[Dataset entries]
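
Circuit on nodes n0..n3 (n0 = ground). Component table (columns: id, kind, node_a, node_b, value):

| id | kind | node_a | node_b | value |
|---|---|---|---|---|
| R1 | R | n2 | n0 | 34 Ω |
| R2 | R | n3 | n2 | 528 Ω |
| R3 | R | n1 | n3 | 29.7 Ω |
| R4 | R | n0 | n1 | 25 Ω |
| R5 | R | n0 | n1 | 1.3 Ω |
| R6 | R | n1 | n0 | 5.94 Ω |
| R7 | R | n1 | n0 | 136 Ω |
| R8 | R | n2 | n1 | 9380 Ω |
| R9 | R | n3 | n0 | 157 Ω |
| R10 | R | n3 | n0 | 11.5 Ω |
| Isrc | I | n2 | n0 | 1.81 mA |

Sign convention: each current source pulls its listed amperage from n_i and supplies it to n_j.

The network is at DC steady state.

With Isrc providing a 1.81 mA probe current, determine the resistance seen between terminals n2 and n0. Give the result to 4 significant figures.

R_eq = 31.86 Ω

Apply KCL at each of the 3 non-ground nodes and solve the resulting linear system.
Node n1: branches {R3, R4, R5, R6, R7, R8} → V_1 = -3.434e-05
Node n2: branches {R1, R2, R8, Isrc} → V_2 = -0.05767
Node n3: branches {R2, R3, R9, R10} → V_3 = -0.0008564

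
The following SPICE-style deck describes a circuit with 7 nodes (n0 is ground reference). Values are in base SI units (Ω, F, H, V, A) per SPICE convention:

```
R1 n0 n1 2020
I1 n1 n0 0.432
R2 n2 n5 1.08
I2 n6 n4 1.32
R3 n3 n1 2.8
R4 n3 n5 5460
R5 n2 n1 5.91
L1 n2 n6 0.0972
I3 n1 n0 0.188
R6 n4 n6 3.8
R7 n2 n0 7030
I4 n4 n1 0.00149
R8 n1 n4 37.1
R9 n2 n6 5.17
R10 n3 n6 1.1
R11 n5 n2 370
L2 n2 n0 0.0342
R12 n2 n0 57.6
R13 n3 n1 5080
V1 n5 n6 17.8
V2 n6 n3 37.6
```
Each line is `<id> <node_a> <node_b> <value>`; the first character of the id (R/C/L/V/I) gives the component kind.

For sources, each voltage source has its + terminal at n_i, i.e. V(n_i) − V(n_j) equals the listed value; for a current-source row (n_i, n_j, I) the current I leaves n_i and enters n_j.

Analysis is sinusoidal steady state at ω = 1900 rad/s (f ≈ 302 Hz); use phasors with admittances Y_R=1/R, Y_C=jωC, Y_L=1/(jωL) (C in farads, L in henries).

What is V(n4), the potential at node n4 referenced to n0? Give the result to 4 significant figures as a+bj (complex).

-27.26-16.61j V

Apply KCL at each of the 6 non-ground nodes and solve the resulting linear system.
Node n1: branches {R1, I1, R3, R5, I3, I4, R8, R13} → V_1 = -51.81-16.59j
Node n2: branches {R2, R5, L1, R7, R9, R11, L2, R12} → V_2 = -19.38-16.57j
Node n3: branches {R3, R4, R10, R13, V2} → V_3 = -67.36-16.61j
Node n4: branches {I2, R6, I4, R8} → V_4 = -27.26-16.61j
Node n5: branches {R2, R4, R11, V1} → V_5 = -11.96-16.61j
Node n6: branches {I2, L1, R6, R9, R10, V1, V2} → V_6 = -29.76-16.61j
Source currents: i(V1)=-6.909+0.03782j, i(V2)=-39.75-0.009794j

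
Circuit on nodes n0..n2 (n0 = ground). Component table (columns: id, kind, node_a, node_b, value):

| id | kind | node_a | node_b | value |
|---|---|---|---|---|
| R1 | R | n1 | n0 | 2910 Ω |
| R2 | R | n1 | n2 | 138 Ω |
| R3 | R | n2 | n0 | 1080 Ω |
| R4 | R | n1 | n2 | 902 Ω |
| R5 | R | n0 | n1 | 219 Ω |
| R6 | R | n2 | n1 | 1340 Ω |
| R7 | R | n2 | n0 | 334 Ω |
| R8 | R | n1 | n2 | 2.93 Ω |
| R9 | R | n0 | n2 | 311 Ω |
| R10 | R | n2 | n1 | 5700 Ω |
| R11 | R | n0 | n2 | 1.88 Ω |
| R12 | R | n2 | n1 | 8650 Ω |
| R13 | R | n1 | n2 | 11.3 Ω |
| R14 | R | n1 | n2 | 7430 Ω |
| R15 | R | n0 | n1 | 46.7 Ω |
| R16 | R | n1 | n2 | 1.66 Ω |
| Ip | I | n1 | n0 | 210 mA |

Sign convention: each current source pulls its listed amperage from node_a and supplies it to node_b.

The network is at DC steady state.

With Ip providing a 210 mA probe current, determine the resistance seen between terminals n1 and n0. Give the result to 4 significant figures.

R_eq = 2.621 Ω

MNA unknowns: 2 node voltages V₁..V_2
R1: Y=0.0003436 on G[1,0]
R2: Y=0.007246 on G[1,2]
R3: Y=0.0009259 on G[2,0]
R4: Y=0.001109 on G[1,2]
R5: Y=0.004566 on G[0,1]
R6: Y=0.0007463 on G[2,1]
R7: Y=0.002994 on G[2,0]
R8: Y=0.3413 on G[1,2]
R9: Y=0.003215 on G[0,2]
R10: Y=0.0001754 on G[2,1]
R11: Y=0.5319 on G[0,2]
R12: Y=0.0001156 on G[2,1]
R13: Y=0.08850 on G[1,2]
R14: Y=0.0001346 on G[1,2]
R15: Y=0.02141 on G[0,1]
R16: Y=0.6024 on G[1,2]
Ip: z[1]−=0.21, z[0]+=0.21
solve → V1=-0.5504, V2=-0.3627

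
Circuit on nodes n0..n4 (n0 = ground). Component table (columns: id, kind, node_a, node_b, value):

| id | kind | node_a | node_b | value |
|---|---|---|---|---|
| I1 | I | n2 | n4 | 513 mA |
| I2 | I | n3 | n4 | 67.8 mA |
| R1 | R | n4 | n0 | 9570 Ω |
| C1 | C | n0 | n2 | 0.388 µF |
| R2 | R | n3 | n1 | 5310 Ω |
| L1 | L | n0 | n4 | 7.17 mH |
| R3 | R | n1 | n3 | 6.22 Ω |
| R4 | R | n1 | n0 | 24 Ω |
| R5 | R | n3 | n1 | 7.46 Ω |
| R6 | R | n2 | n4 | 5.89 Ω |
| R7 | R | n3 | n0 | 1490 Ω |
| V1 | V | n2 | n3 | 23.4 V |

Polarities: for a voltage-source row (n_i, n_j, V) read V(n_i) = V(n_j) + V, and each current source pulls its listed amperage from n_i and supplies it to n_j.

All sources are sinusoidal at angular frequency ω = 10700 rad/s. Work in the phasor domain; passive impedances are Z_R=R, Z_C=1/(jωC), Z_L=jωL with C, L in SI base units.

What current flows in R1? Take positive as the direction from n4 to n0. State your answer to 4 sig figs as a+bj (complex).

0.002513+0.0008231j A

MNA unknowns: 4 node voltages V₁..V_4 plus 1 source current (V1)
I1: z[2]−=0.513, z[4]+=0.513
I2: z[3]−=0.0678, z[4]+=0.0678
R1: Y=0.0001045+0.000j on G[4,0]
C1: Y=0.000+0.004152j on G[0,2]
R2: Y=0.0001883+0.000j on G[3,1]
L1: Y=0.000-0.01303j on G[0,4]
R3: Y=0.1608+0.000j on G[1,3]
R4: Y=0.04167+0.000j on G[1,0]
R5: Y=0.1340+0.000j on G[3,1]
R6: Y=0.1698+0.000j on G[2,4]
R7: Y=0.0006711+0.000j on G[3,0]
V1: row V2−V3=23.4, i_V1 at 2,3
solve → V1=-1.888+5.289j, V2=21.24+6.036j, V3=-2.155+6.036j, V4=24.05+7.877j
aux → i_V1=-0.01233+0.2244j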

• [What is expected] All that is wanted is an exact copy of the lines above from the one with "n0 | 11.5 Ω |" through the one with "Analysis is sinusoidal", with both ends included.

• [Answer to this problem]
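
| R10 | R | n3 | n0 | 11.5 Ω |
| Isrc | I | n2 | n0 | 1.81 mA |

Sign convention: each current source pulls its listed amperage from n_i and supplies it to n_j.

The network is at DC steady state.

With Isrc providing a 1.81 mA probe current, determine the resistance seen between terminals n2 and n0. Give the result to 4 significant figures.

R_eq = 31.86 Ω

Apply KCL at each of the 3 non-ground nodes and solve the resulting linear system.
Node n1: branches {R3, R4, R5, R6, R7, R8} → V_1 = -3.434e-05
Node n2: branches {R1, R2, R8, Isrc} → V_2 = -0.05767
Node n3: branches {R2, R3, R9, R10} → V_3 = -0.0008564

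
The following SPICE-style deck describes a circuit with 7 nodes (n0 is ground reference). Values are in base SI units (Ω, F, H, V, A) per SPICE convention:

```
R1 n0 n1 2020
I1 n1 n0 0.432
R2 n2 n5 1.08
I2 n6 n4 1.32
R3 n3 n1 2.8
R4 n3 n5 5460
R5 n2 n1 5.91
L1 n2 n6 0.0972
I3 n1 n0 0.188
R6 n4 n6 3.8
R7 n2 n0 7030
I4 n4 n1 0.00149
R8 n1 n4 37.1
R9 n2 n6 5.17
R10 n3 n6 1.1
R11 n5 n2 370
L2 n2 n0 0.0342
R12 n2 n0 57.6
R13 n3 n1 5080
V1 n5 n6 17.8
V2 n6 n3 37.6
```
Each line is `<id> <node_a> <node_b> <value>`; the first character of the id (R/C/L/V/I) gives the component kind.

For sources, each voltage source has its + terminal at n_i, i.e. V(n_i) − V(n_j) equals the listed value; for a current-source row (n_i, n_j, I) the current I leaves n_i and enters n_j.

Analysis is sinusoidal steady state at ω = 1900 rad/s (f ≈ 302 Hz); use phasors with admittances Y_R=1/R, Y_C=jωC, Y_L=1/(jωL) (C in farads, L in henries).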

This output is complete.